WORK ORDER
In how many lines of the records below does the word "Consider" appear? Answer with the number alone.

DATA PROVIDED
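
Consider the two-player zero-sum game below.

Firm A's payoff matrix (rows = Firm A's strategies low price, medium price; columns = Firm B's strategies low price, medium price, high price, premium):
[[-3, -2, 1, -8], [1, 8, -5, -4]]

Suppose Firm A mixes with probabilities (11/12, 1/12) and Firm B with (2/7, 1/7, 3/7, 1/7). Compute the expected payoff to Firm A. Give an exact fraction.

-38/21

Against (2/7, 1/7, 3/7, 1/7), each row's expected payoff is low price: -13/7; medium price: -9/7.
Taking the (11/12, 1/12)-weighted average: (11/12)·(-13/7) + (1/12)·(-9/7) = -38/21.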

--

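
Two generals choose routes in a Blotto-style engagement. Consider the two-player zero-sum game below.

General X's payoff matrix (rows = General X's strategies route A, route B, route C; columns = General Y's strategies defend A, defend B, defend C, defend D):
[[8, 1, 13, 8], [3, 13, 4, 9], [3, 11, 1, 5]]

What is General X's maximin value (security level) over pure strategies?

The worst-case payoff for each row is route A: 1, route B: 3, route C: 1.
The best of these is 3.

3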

COMPLETED TASK
2